:: Your goal ::
Scan the material for the word "available" and copy each line where it occurs.

:: Data section ::
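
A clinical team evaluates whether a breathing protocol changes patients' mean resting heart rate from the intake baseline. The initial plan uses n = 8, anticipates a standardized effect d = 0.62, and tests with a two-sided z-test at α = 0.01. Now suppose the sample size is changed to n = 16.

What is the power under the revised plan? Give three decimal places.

With n = 16: δ = d·√n = 0.62 × √16 = 2.4800. Critical value z_{0.005} = 2.576.
Revised power = Φ(δ − 2.576) + Φ(−δ − 2.576) = Φ(-0.096) + Φ(-5.056) = 0.4618 + 0.0000 = 0.4618.

Power ≈ 0.462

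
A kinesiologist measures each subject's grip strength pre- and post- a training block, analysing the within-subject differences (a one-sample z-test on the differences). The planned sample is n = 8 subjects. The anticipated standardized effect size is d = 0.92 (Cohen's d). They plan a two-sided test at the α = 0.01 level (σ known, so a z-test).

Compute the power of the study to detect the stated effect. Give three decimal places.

Noncentrality parameter: δ = d·√n = 0.92 × √8 = 2.6022
Critical value for a two-sided test at α = 0.01: z_{α/2} = 2.576.
Power = Φ(δ − 2.576) + Φ(−δ − 2.576) = Φ(0.026) + Φ(-5.178) = 0.5105 + 0.0000 = 0.5105.

Power ≈ 0.511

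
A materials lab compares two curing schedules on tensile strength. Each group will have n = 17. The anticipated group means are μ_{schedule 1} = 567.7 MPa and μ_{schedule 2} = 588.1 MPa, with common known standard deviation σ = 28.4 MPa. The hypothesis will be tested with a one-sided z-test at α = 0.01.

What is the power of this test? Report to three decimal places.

Power ≈ 0.408

Standardized effect: d = |μ_{schedule 1} − μ_{schedule 2}| / σ = |567.7 − 588.1| / 28.4 = 0.7183
Noncentrality parameter: δ = d·√(n/2) = 0.7183 × √(17/2) = 2.0942
One-sided α = 0.01 → critical value z_{0.01} = 2.326.
Power = P(Z > 2.326 − δ) = Φ(-0.232) = 0.4082.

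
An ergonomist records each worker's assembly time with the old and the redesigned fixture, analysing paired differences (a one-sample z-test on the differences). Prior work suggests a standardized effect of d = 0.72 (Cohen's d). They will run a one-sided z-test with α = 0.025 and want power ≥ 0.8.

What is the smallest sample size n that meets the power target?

Set Φ(δ − 1.960) = 0.8; then δ − 1.960 = Φ⁻¹(0.8) = 0.842, giving δ = 2.802.
δ = d·√n ⇒ n = (δ/d)² = (2.802 / 0.72)² = 15.14.
Round up to the next whole unit.

n = 16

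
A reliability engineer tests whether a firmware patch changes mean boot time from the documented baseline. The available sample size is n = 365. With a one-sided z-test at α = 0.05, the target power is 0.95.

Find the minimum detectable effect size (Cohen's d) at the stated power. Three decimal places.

d ≈ 0.172

Need Φ(δ − 1.645) = 0.95, so δ = 1.645 + 1.645 = 3.290.
δ = d·√n ⇒ d = δ/√n = 3.290/√365 = 0.1722.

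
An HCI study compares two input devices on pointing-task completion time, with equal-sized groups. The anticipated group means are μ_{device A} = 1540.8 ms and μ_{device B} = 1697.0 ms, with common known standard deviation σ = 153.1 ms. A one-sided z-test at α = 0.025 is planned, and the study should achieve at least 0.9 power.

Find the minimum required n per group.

Standardized effect: d = |μ_{device A} − μ_{device B}| / σ = |1540.8 − 1697.0| / 153.1 = 1.0202
For power 0.9 need Φ(δ − z_{0.025}) = 0.9, so δ = z_{0.025} + z_{0.10} = 1.960 + 1.282 = 3.242.
δ = d·√(n/2) ⇒ n = 2(δ/d)² = 2 × (3.242 / 1.0202)² = 20.19.
Round up to the next whole unit.

n = 21 per group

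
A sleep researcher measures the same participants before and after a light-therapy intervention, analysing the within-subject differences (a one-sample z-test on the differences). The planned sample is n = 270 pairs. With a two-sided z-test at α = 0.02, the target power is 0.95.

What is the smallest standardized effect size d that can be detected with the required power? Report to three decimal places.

d ≈ 0.242

Need Φ(δ − 2.326) = 0.95, so δ = 2.326 + 1.645 = 3.971.
(Lower-tail contribution to power is negligible for δ > 0.)
δ = d·√n ⇒ d = δ/√n = 3.971/√270 = 0.2417.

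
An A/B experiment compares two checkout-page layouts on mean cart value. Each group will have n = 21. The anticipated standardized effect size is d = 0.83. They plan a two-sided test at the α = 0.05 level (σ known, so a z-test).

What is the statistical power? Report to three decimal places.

Noncentrality parameter: δ = d·√(n/2) = 0.83 × √(21/2) = 2.6895
Two-sided α = 0.05 → critical value z_{0.025} = 1.960.
Power = Φ(δ − 1.960) + Φ(−δ − 1.960) = Φ(0.730) + Φ(-4.649) = 0.7672 + 0.0000 = 0.7672.

Power ≈ 0.767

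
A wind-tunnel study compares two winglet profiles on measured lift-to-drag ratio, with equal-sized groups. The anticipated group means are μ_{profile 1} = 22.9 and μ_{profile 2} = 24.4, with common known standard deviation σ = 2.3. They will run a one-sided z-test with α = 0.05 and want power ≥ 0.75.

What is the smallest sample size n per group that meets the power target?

Standardized effect: d = |μ_{profile 1} − μ_{profile 2}| / σ = |22.9 − 24.4| / 2.3 = 0.6522
For power 0.75 need Φ(δ − z_{0.05}) = 0.75, so δ = z_{0.05} + z_{0.25} = 1.645 + 0.674 = 2.319.
δ = d·√(n/2) ⇒ n = 2(δ/d)² = 2 × (2.319 / 0.6522)² = 25.29.
Rounding up, n = 26 per group.

n = 26 per group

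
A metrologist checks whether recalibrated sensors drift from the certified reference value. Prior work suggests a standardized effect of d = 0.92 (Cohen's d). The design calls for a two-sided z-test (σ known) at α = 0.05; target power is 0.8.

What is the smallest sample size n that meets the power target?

For power 0.8 need Φ(δ − z_{0.025}) = 0.8, so δ = z_{0.025} + z_{0.20} = 1.960 + 0.842 = 2.802.
(For δ > 0 the lower-tail rejection region contributes negligibly to power, so the one-term inversion is standard.)
δ = d·√n ⇒ n = (δ/d)² = (2.802 / 0.92)² = 9.27.
Rounding up, n = 10.

n = 10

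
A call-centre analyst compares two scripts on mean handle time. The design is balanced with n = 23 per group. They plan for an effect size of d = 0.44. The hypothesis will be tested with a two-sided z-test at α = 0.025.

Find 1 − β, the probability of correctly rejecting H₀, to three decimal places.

Power ≈ 0.227

Noncentrality parameter: δ = d·√(n/2) = 0.44 × √(23/2) = 1.4921
Critical value for a two-sided test at α = 0.025: z_{α/2} = 2.241.
Power = Φ(δ − 2.241) + Φ(−δ − 2.241) = Φ(-0.749) + Φ(-3.734) = 0.2268 + 0.0001 = 0.2269.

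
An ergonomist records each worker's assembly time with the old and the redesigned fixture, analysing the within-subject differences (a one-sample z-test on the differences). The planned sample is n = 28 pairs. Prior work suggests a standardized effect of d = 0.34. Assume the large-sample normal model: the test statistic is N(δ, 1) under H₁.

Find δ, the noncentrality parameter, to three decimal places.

δ ≈ 1.799

The noncentrality parameter scales effect size by the design's sample-size factor: δ = d·√n = 0.34 × √28 = 1.7991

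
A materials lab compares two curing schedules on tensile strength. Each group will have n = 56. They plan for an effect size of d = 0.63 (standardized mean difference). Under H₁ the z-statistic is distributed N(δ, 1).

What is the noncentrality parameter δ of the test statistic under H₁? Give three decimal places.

δ ≈ 3.334

δ = d·√(n/2) = 0.63 × √(56/2) = 3.3336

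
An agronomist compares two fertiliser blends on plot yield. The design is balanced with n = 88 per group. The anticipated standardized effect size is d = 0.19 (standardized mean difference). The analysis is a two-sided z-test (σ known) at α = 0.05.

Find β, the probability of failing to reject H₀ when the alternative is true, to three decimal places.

β ≈ 0.757

Noncentrality parameter: δ = d·√(n/2) = 0.19 × √(88/2) = 1.2603
Critical value for a two-sided test at α = 0.05: z_{α/2} = 1.960.
Power = Φ(δ − 1.960) + Φ(−δ − 1.960) = Φ(-0.700) + Φ(-3.220) = 0.2421 + 0.0006 = 0.2427.
Type II error: β = 1 − power = 1 − 0.2427 = 0.7573.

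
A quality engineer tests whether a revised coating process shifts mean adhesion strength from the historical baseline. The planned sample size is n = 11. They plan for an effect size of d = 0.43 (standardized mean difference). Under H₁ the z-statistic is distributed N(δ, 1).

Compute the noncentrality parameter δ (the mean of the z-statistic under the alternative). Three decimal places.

The noncentrality parameter scales effect size by the design's sample-size factor: δ = d·√n = 0.43 × √11 = 1.4261

δ ≈ 1.426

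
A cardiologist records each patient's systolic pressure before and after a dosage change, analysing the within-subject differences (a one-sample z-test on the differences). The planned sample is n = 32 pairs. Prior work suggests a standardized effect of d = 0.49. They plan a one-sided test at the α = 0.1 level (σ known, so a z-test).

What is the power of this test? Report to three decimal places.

Power ≈ 0.932

Noncentrality parameter: λ = d·√n = 0.49 × √32 = 2.7719
Critical value for a one-sided test at α = 0.1: z_α = 1.282.
Power = Φ(λ − 1.282) = Φ(1.490) = 0.9319.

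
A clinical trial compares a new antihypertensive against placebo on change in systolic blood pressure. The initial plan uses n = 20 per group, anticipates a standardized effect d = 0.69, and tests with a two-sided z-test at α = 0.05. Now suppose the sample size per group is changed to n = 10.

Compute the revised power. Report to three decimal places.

With n = 10 per group: δ = d·√(n/2) = 0.69 × √(10/2) = 1.5429. Critical value z_{0.025} = 1.960.
Revised power = Φ(δ − 1.960) + Φ(−δ − 1.960) = Φ(-0.417) + Φ(-3.503) = 0.3383 + 0.0002 = 0.3385.

Power ≈ 0.339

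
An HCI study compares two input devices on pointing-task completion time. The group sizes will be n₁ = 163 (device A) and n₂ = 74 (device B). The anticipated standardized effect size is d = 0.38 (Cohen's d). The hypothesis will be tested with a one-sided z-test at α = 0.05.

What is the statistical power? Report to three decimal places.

Power ≈ 0.857

Noncentrality parameter: δ = d / √(1/n₁ + 1/n₂) = 0.38 / √(1/163 + 1/74) = 2.7109
One-sided α = 0.05 → critical value z_{0.05} = 1.645.
Power = P(Z > 1.645 − δ) = Φ(1.066) = 0.8568.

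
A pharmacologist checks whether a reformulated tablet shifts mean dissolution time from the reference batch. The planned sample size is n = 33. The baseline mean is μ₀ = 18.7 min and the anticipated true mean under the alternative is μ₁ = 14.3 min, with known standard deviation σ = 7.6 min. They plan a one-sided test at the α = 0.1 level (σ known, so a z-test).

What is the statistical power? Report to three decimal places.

Power ≈ 0.980

Standardized effect: d = |μ₁ − μ₀| / σ = |14.3 − 18.7| / 7.6 = 0.5789
Noncentrality parameter: λ = d·√n = 0.5789 × √33 = 3.3258
Critical value for a one-sided test at α = 0.1: z_α = 1.282.
Power = P(Z > 1.282 − λ) = Φ(2.044) = 0.9795.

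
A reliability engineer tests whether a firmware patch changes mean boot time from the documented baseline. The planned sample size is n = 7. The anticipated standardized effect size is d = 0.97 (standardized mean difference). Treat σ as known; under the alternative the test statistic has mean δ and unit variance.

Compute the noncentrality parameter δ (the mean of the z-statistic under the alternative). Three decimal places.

The noncentrality parameter scales effect size by the design's sample-size factor: δ = d·√n = 0.97 × √7 = 2.5664

δ ≈ 2.566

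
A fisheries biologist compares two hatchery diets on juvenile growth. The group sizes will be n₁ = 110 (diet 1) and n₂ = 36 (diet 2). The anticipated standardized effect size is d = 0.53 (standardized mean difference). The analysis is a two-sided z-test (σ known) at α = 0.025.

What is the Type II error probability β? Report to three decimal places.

β ≈ 0.302

Noncentrality parameter: δ = d / √(1/n₁ + 1/n₂) = 0.53 / √(1/110 + 1/36) = 2.7602
Two-sided α = 0.025 → critical value z_{0.0125} = 2.241.
Power = Φ(δ − 2.241) + Φ(−δ − 2.241) = Φ(0.519) + Φ(-5.002) = 0.6981 + 0.0000 = 0.6981.
Type II error: β = 1 − power = 1 − 0.6981 = 0.3019.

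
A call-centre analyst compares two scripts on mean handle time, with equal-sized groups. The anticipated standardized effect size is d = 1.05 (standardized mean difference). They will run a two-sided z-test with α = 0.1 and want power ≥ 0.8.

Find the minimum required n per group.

Set Φ(δ − 1.645) = 0.8; then δ − 1.645 = Φ⁻¹(0.8) = 0.842, giving δ = 2.486.
(For δ > 0 the lower-tail rejection region contributes negligibly to power, so the one-term inversion is standard.)
δ = d·√(n/2) ⇒ n = 2(δ/d)² = 2 × (2.486 / 1.05)² = 11.22.
Round up to the next whole unit.

n = 12 per group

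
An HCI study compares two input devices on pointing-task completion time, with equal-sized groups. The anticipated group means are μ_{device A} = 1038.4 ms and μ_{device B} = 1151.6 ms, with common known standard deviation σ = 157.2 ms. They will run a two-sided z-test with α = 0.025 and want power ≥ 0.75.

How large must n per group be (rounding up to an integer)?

Standardized effect: d = |μ_{device A} − μ_{device B}| / σ = |1038.4 − 1151.6| / 157.2 = 0.7201
For power 0.75 need Φ(δ − z_{0.0125}) = 0.75, so δ = z_{0.0125} + z_{0.25} = 2.241 + 0.674 = 2.916.
(The Φ(−δ − z_{α/2}) term is vanishingly small for δ > 0 and is dropped in the standard sample-size formula.)
δ = d·√(n/2) ⇒ n = 2(δ/d)² = 2 × (2.916 / 0.7201)² = 32.79.
Round up to the next whole unit.

n = 33 per group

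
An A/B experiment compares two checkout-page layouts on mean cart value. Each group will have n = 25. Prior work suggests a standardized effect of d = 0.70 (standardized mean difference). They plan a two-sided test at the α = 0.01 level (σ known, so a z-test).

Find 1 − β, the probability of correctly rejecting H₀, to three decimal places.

Noncentrality parameter: λ = d·√(n/2) = 0.70 × √(25/2) = 2.4749
Two-sided α = 0.01 → critical value z_{0.005} = 2.576.
Power = Φ(λ − 2.576) + Φ(−λ − 2.576) = Φ(-0.101) + Φ(-5.051) = 0.4598 + 0.0000 = 0.4598.

Power ≈ 0.460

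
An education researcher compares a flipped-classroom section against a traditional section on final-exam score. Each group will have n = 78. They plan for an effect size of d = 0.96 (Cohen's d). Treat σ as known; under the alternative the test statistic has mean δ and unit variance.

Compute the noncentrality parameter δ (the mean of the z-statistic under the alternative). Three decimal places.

δ ≈ 5.995

The noncentrality parameter scales effect size by the design's sample-size factor: δ = d·√(n/2) = 0.96 × √(78/2) = 5.9952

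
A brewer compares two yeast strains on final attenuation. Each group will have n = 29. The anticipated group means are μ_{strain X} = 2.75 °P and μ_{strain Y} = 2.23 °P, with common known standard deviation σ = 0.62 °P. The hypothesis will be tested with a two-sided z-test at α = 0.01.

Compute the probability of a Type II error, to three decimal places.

Standardized effect: d = |μ_{strain X} − μ_{strain Y}| / σ = |2.75 − 2.23| / 0.62 = 0.8387
Noncentrality parameter: δ = d·√(n/2) = 0.8387 × √(29/2) = 3.1937
Two-sided α = 0.01 → critical value z_{0.005} = 2.576.
Power = Φ(δ − 2.576) + Φ(−δ − 2.576) = Φ(0.618) + Φ(-5.770) = 0.7317 + 0.0000 = 0.7317.
Type II error: β = 1 − power = 1 − 0.7317 = 0.2683.

β ≈ 0.268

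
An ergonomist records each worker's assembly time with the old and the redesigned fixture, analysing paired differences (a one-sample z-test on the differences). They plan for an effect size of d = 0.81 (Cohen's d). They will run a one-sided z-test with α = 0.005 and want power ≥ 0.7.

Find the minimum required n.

For power 0.7 need Φ(δ − z_{0.005}) = 0.7, so δ = z_{0.005} + z_{0.30} = 2.576 + 0.524 = 3.100.
δ = d·√n ⇒ n = (δ/d)² = (3.100 / 0.81)² = 14.65.
Rounding up, n = 15.

n = 15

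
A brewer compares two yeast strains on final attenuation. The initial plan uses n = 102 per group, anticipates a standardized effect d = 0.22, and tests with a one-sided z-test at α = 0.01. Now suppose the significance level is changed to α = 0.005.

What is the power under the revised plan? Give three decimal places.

δ = d·√(n/2) = 0.22 × √(102/2) = 1.5711 (unchanged). New critical value: z_{0.005} = 2.576.
Revised power = Φ(δ − 2.576) = Φ(-1.005) = 0.1575.

Power ≈ 0.158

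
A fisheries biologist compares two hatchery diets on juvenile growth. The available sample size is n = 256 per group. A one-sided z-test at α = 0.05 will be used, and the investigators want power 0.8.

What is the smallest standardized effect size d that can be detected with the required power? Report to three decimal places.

Required noncentrality: δ = z_{0.05} + z_{0.20} = 1.645 + 0.842 = 2.486.
δ = d·√(n/2) ⇒ d = δ/√(n/2) = 2.486/√(256/2) = 0.2198.

d ≈ 0.220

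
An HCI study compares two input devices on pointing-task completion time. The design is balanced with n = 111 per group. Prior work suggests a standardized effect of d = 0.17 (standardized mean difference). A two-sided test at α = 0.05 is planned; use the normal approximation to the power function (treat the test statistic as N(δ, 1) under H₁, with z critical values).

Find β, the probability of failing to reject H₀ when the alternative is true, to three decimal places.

Noncentrality parameter: δ = d·√(n/2) = 0.17 × √(111/2) = 1.2665
Critical value for a two-sided test at α = 0.05: z_{α/2} = 1.960.
Power = Φ(δ − 1.960) + Φ(−δ − 1.960) = Φ(-0.693) + Φ(-3.226) = 0.2440 + 0.0006 = 0.2446.
Type II error: β = 1 − power = 1 − 0.2446 = 0.7554.

β ≈ 0.755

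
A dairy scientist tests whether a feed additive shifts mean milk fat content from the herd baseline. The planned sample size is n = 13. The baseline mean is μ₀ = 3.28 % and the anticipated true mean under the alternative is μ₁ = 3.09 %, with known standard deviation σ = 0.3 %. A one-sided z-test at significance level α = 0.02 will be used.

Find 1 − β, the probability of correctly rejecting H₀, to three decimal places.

Standardized effect: d = |μ₁ − μ₀| / σ = |3.09 − 3.28| / 0.3 = 0.6333
Noncentrality parameter: δ = d·√n = 0.6333 × √13 = 2.2835
One-sided α = 0.02 → critical value z_{0.02} = 2.054.
Power = P(Z > 2.054 − δ) = Φ(0.230) = 0.5909.

Power ≈ 0.591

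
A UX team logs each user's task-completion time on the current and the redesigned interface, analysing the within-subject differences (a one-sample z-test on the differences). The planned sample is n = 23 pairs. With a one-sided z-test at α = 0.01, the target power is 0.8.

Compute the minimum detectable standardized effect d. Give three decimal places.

d ≈ 0.661

Need Φ(δ − 2.326) = 0.8, so δ = 2.326 + 0.842 = 3.168.
δ = d·√n ⇒ d = δ/√n = 3.168/√23 = 0.6606.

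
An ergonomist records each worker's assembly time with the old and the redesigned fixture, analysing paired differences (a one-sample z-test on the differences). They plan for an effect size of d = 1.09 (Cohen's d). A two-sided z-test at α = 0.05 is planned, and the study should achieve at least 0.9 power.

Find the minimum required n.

Set Φ(δ − 1.960) = 0.9; then δ − 1.960 = Φ⁻¹(0.9) = 1.282, giving δ = 3.242.
(The Φ(−δ − z_{α/2}) term is vanishingly small for δ > 0 and is dropped in the standard sample-size formula.)
δ = d·√n ⇒ n = (δ/d)² = (3.242 / 1.09)² = 8.84.
Rounding up, n = 9.

n = 9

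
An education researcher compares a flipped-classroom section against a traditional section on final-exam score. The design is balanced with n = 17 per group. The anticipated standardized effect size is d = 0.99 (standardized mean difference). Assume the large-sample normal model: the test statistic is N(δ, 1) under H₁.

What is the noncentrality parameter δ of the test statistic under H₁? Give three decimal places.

δ = d·√(n/2) = 0.99 × √(17/2) = 2.8863

δ ≈ 2.886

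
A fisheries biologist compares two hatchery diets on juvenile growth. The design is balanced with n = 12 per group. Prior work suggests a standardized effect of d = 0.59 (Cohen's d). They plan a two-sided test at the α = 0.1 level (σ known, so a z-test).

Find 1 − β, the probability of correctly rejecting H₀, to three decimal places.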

:: Exercise output ::
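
A reliability engineer tests whether a firmware patch changes mean boot time from the documented baseline. The available sample size is n = 365. With a one-sided z-test at α = 0.05, the target power is 0.95.
A fisheries biologist compares two hatchery diets on juvenile growth. The available sample size is n = 256 per group. A one-sided z-test at α = 0.05 will be used, and the investigators want power 0.8.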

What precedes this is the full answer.